Collected data entries
□ □ □ □
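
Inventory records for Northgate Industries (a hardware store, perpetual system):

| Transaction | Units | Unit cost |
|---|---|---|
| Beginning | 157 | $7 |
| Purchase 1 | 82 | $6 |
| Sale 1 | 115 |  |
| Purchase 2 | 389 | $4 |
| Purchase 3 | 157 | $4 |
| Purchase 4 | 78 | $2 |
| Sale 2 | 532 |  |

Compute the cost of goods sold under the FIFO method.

COGS = $3,223

Sale 1 (115) [FIFO — oldest first]: 115 @ $7 = $805
Sale 2 (532) [FIFO — oldest first]: 42 @ $7 + 82 @ $6 + 389 @ $4 + 19 @ $4 = $2,418
Total COGS = $805 + $2,418 = $3,223
Ending inventory: 138 @ $4 + 78 @ $2 = $708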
□ □ □ □
What is needed:
Would you count the lines in the data that contain "Purchase" and answer with only the number?

Exercise output:
4